### Assigned task
Search the data for the word "What" and copy every line where it occurs.

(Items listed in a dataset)
▼▼▼
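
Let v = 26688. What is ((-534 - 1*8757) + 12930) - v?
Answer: -23049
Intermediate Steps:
((-534 - 1*8757) + 12930) - v = ((-534 - 1*8757) + 12930) - 1*26688 = ((-534 - 8757) + 12930) - 26688 = (-9291 + 12930) - 26688 = 3639 - 26688 = -23049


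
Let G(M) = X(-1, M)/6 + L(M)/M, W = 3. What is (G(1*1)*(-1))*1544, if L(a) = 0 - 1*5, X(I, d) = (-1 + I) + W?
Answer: 22388/3 ≈ 7462.7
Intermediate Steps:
X(I, d) = 2 + I (X(I, d) = (-1 + I) + 3 = 2 + I)
L(a) = -5 (L(a) = 0 - 5 = -5)
G(M) = ⅙ - 5/M (G(M) = (2 - 1)/6 - 5/M = 1*(⅙) - 5/M = ⅙ - 5/M)
(G(1*1)*(-1))*1544 = (((-30 + 1*1)/(6*((1*1))))*(-1))*1544 = (((⅙)*(-30 + 1)/1)*(-1))*1544 = (((⅙)*1*(-29))*(-1))*1544 = -29/6*(-1)*1544 = (29/6)*1544 = 22388/3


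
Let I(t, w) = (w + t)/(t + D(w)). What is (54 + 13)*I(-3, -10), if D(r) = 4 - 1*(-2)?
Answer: -871/3 ≈ -290.33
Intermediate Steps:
D(r) = 6 (D(r) = 4 + 2 = 6)
I(t, w) = (t + w)/(6 + t) (I(t, w) = (w + t)/(t + 6) = (t + w)/(6 + t))
(54 + 13)*I(-3, -10) = (54 + 13)*((-3 - 10)/(6 - 3)) = 67*(-13/3) = -871/3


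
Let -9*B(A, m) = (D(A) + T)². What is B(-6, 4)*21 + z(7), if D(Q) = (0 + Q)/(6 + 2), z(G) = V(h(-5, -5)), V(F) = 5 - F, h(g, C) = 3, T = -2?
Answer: -751/48 ≈ -15.646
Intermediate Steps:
z(G) = 2 (z(G) = 5 - 1*3 = 5 - 3 = 2)
D(Q) = Q/8
B(A, m) = -(-2 + A/8)²/9 (B(A, m) = -(A/8 - 2)²/9 = -(-2 + A/8)²/9)
B(-6, 4)*21 + z(7) = -(-16 - 6)²/576*21 + 2 = -1/576*(-22)²*21 + 2 = -1/576*484*21 + 2 = -121/144*21 + 2 = -847/48 + 2 = -751/48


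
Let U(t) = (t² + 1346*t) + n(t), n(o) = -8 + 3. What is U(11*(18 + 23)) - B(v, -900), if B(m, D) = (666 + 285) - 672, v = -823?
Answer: 810163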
▲▲▲
### Your response
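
Let v = 26688. What is ((-534 - 1*8757) + 12930) - v?
Let G(M) = X(-1, M)/6 + L(M)/M, W = 3. What is (G(1*1)*(-1))*1544, if L(a) = 0 - 1*5, X(I, d) = (-1 + I) + W?
Let I(t, w) = (w + t)/(t + D(w)). What is (54 + 13)*I(-3, -10), if D(r) = 4 - 1*(-2)?
Let -9*B(A, m) = (D(A) + T)². What is B(-6, 4)*21 + z(7), if D(Q) = (0 + Q)/(6 + 2), z(G) = V(h(-5, -5)), V(F) = 5 - F, h(g, C) = 3, T = -2?
Let U(t) = (t² + 1346*t) + n(t), n(o) = -8 + 3. What is U(11*(18 + 23)) - B(v, -900), if B(m, D) = (666 + 285) - 672, v = -823?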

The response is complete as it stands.